- _TRY IT_: Nothing should differ. Repeat every record as written.

- _DATA FOR REVIEW_:
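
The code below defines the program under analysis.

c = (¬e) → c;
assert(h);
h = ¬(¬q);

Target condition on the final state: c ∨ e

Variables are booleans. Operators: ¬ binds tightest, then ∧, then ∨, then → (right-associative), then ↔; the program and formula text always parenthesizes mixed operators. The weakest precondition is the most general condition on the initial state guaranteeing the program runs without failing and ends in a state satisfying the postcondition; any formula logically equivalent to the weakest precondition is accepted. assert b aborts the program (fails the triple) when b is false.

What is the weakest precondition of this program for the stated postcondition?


Working backward. After the program, c ∨ e must hold.
Before h := ¬(¬q): c ∨ e
Before assert h: h ∧ (c ∨ e)
Before c := (¬e) → c: h ∧ (((¬e) → c) ∨ e)
Answer: WP = h ∧ (((¬e) → c) ∨ e)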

- _ANSWER TO THE PROBLEM_:
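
The code below defines the program under analysis.

c = (¬e) → c;
assert(h);
h = ¬(¬q);

Target condition on the final state: c ∨ e

Variables are booleans. Operators: ¬ binds tightest, then ∧, then ∨, then → (right-associative), then ↔; the program and formula text always parenthesizes mixed operators. The weakest precondition is the most general condition on the initial state guaranteeing the program runs without failing and ends in a state satisfying the postcondition; any formula logically equivalent to the weakest precondition is accepted. assert b aborts the program (fails the triple) when b is false.

What is the weakest precondition of this program for the stated postcondition?


Working backward. After the program, c ∨ e must hold.
Before h := ¬(¬q): c ∨ e
Before assert h: h ∧ (c ∨ e)
Before c := (¬e) → c: h ∧ (((¬e) → c) ∨ e)
Answer: WP = h ∧ (((¬e) → c) ∨ e)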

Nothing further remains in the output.